TASK DIRECTIONS — Reproduce the data in its entirety, exactly as written.

= = =

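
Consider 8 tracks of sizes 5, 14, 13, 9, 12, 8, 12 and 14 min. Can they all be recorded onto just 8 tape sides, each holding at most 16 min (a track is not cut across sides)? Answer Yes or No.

A valid assignment using 7 tape sides:
  side 1: 14 = 14
  side 2: 14 = 14
  side 3: 13 = 13
  side 4: 12 = 12
  side 5: 12 = 12
  side 6: 9 + 5 = 14
  side 7: 8 = 8
That uses only 7 ≤ 8, so 8 tape sides are enough.

Yes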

= = =

SOLUTION TO THE EXERCISE —
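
Consider 8 tracks of sizes 5, 14, 13, 9, 12, 8, 12 and 14 min. Can they all be recorded onto just 8 tape sides, each holding at most 16 min (a track is not cut across sides)? Answer Yes or No.

A valid assignment using 7 tape sides:
  side 1: 14 = 14
  side 2: 14 = 14
  side 3: 13 = 13
  side 4: 12 = 12
  side 5: 12 = 12
  side 6: 9 + 5 = 14
  side 7: 8 = 8
That uses only 7 ≤ 8, so 8 tape sides are enough.

Yes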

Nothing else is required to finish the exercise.